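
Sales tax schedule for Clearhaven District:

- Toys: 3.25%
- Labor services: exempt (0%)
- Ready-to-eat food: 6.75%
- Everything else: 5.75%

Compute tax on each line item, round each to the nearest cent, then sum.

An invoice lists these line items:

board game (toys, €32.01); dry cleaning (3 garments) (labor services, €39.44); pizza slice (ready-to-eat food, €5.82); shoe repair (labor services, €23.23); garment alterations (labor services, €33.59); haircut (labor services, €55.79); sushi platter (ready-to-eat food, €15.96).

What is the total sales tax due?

Board game €32.01: toys → 3.25% → €1.04
Dry cleaning (3 garments) €39.44: labor services → 0% → €0.00
Pizza slice €5.82: ready-to-eat food → 6.75% → €0.39
Shoe repair €23.23: labor services → 0% → €0.00
Garment alterations €33.59: labor services → 0% → €0.00
Haircut €55.79: labor services → 0% → €0.00
Sushi platter €15.96: ready-to-eat food → 6.75% → €1.08
Total tax = €1.04 + €0.39 + €1.08 = €2.51

€2.51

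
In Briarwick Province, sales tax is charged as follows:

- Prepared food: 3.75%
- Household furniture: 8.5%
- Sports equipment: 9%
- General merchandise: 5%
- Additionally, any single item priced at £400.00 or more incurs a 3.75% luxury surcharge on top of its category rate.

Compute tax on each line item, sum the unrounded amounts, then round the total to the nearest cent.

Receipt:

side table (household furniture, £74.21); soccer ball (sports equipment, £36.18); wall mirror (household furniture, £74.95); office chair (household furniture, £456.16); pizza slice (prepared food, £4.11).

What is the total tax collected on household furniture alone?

Side table £74.21: household furniture → 8.5% → £6.30785
Wall mirror £74.95: household furniture → 8.5% → £6.37075
Office chair £456.16: household furniture → 8.5% + 3.75% surcharge = 12.25% → £55.8796
Tax on household furniture: unrounded sum = £68.5582 → £68.56

£68.56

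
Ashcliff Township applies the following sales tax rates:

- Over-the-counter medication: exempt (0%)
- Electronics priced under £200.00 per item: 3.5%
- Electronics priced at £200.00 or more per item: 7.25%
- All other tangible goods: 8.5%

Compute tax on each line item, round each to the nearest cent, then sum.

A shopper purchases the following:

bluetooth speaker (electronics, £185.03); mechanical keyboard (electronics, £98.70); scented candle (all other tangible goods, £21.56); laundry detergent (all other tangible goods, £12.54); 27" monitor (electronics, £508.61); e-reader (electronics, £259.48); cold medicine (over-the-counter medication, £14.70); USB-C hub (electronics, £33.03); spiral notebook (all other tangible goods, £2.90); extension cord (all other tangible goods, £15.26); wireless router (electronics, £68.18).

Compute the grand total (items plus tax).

Bluetooth speaker £185.03: electronics, under £200.00 → 3.5% → £6.48
Mechanical keyboard £98.70: electronics, under £200.00 → 3.5% → £3.45
Scented candle £21.56: all other tangible goods → 8.5% → £1.83
Laundry detergent £12.54: all other tangible goods → 8.5% → £1.07
27" monitor £508.61: electronics, £200.00 or more → 7.25% → £36.87
E-reader £259.48: electronics, £200.00 or more → 7.25% → £18.81
Cold medicine £14.70: over-the-counter medication → 0% → £0.00
USB-C hub £33.03: electronics, under £200.00 → 3.5% → £1.16
Spiral notebook £2.90: all other tangible goods → 8.5% → £0.25
Extension cord £15.26: all other tangible goods → 8.5% → £1.30
Wireless router £68.18: electronics, under £200.00 → 3.5% → £2.39
Subtotal = £1219.99; tax = £73.61; total due = £1293.60

£1293.60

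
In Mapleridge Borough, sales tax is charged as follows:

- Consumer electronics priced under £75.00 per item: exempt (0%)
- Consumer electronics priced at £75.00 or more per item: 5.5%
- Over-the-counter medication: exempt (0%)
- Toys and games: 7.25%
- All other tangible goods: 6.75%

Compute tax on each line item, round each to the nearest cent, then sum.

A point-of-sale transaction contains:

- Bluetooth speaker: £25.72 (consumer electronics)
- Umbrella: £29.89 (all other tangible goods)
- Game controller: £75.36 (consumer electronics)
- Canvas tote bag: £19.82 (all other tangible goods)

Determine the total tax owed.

Bluetooth speaker £25.72: consumer electronics, under £75.00 → 0% → £0.00
Umbrella £29.89: all other tangible goods → 6.75% → £2.02
Game controller £75.36: consumer electronics, £75.00 or more → 5.5% → £4.14
Canvas tote bag £19.82: all other tangible goods → 6.75% → £1.34
Total tax = £2.02 + £4.14 + £1.34 = £7.50

£7.50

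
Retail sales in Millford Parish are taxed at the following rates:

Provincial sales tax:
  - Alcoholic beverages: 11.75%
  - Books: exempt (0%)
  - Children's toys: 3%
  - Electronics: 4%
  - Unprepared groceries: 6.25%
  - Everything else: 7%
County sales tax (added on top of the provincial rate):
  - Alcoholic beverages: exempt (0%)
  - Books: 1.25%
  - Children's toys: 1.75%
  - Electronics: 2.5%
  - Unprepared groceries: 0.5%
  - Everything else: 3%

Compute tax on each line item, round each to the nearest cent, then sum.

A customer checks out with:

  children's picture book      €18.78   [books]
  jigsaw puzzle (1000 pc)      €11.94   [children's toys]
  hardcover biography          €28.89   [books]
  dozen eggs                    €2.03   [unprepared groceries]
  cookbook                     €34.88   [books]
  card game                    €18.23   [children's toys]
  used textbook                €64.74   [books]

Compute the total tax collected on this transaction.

€3.42

Children's picture book €18.78: books → 0% + 1.25% county = 1.25% → €0.23
Jigsaw puzzle (1000 pc) €11.94: children's toys → 3% + 1.75% county = 4.75% → €0.57
Hardcover biography €28.89: books → 0% + 1.25% county = 1.25% → €0.36
Dozen eggs €2.03: unprepared groceries → 6.25% + 0.5% county = 6.75% → €0.14
Cookbook €34.88: books → 0% + 1.25% county = 1.25% → €0.44
Card game €18.23: children's toys → 3% + 1.75% county = 4.75% → €0.87
Used textbook €64.74: books → 0% + 1.25% county = 1.25% → €0.81
Total tax = €0.23 + €0.57 + €0.36 + €0.14 + €0.44 + €0.87 + €0.81 = €3.42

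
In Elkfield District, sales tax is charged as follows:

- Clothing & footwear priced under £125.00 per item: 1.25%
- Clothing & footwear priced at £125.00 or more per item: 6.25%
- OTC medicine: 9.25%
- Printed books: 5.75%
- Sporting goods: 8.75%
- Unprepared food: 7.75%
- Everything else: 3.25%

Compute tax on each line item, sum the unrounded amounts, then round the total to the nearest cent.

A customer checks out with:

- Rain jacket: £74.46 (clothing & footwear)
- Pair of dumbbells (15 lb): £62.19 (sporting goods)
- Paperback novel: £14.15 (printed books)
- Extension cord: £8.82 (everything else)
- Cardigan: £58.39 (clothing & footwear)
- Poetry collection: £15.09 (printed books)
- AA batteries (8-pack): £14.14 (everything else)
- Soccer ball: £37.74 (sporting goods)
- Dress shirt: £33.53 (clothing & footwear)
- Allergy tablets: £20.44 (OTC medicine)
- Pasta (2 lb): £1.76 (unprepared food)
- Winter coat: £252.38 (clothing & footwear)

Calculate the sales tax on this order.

Rain jacket £74.46: clothing & footwear, under £125.00 → 1.25% → £0.93075
Pair of dumbbells (15 lb) £62.19: sporting goods → 8.75% → £5.441625
Paperback novel £14.15: printed books → 5.75% → £0.813625
Extension cord £8.82: everything else → 3.25% → £0.28665
Cardigan £58.39: clothing & footwear, under £125.00 → 1.25% → £0.729875
Poetry collection £15.09: printed books → 5.75% → £0.867675
AA batteries (8-pack) £14.14: everything else → 3.25% → £0.45955
Soccer ball £37.74: sporting goods → 8.75% → £3.30225
Dress shirt £33.53: clothing & footwear, under £125.00 → 1.25% → £0.419125
Allergy tablets £20.44: OTC medicine → 9.25% → £1.8907
Pasta (2 lb) £1.76: unprepared food → 7.75% → £0.1364
Winter coat £252.38: clothing & footwear, £125.00 or more → 6.25% → £15.77375
Unrounded tax sum = £31.051975 → £31.05

£31.05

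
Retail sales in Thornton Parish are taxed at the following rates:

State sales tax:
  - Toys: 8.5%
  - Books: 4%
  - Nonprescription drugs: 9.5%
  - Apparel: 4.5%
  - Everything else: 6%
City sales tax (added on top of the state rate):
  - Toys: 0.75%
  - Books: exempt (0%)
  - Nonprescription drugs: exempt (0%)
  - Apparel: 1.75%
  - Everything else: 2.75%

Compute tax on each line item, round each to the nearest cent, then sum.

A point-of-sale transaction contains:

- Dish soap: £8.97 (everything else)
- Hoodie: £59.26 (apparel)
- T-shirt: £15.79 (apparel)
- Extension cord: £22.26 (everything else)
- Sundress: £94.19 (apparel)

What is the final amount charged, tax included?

Dish soap £8.97: everything else → 6% + 2.75% city = 8.75% → £0.78
Hoodie £59.26: apparel → 4.5% + 1.75% city = 6.25% → £3.70
T-shirt £15.79: apparel → 4.5% + 1.75% city = 6.25% → £0.99
Extension cord £22.26: everything else → 6% + 2.75% city = 8.75% → £1.95
Sundress £94.19: apparel → 4.5% + 1.75% city = 6.25% → £5.89
Subtotal = £200.47; tax = £13.31; total due = £213.78

£213.78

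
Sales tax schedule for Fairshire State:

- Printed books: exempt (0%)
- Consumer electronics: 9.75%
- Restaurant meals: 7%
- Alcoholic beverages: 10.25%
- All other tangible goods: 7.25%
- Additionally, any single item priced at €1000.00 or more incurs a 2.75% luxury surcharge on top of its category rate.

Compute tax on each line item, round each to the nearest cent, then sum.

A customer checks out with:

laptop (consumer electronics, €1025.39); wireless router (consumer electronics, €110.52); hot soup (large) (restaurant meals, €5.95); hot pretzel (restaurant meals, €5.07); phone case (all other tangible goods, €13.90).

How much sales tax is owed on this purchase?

Laptop €1025.39: consumer electronics → 9.75% + 2.75% surcharge = 12.5% → €128.17
Wireless router €110.52: consumer electronics → 9.75% → €10.78
Hot soup (large) €5.95: restaurant meals → 7% → €0.42
Hot pretzel €5.07: restaurant meals → 7% → €0.35
Phone case €13.90: all other tangible goods → 7.25% → €1.01
Total tax = €128.17 + €10.78 + €0.42 + €0.35 + €1.01 = €140.73

€140.73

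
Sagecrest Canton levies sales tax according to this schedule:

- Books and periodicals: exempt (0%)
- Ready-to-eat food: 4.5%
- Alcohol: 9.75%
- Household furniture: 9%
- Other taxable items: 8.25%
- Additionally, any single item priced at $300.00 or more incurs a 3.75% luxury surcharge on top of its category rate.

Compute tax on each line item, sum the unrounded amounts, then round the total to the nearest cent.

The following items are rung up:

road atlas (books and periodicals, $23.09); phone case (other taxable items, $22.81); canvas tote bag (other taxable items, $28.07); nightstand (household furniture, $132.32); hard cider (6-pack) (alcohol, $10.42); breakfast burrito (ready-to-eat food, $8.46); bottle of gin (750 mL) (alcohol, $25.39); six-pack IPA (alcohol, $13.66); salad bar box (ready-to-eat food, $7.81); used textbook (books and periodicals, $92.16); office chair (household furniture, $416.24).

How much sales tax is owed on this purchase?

Road atlas $23.09: books and periodicals → 0% → $0.00
Phone case $22.81: other taxable items → 8.25% → $1.881825
Canvas tote bag $28.07: other taxable items → 8.25% → $2.315775
Nightstand $132.32: household furniture → 9% → $11.9088
Hard cider (6-pack) $10.42: alcohol → 9.75% → $1.01595
Breakfast burrito $8.46: ready-to-eat food → 4.5% → $0.3807
Bottle of gin (750 mL) $25.39: alcohol → 9.75% → $2.475525
Six-pack IPA $13.66: alcohol → 9.75% → $1.33185
Salad bar box $7.81: ready-to-eat food → 4.5% → $0.35145
Used textbook $92.16: books and periodicals → 0% → $0.00
Office chair $416.24: household furniture → 9% + 3.75% surcharge = 12.75% → $53.0706
Unrounded tax sum = $74.732475 → $74.73

$74.73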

────────────────

### GOAL OF THE EXERCISE
Above are the records; copy exactly the lines from the line with "In Elkfield District, sales" through the line with "- Cardigan: £58.39 (clothing & footwear)", both included.

### RESULT BELOW
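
In Elkfield District, sales tax is charged as follows:

- Clothing & footwear priced under £125.00 per item: 1.25%
- Clothing & footwear priced at £125.00 or more per item: 6.25%
- OTC medicine: 9.25%
- Printed books: 5.75%
- Sporting goods: 8.75%
- Unprepared food: 7.75%
- Everything else: 3.25%

Compute tax on each line item, sum the unrounded amounts, then round the total to the nearest cent.

A customer checks out with:

- Rain jacket: £74.46 (clothing & footwear)
- Pair of dumbbells (15 lb): £62.19 (sporting goods)
- Paperback novel: £14.15 (printed books)
- Extension cord: £8.82 (everything else)
- Cardigan: £58.39 (clothing & footwear)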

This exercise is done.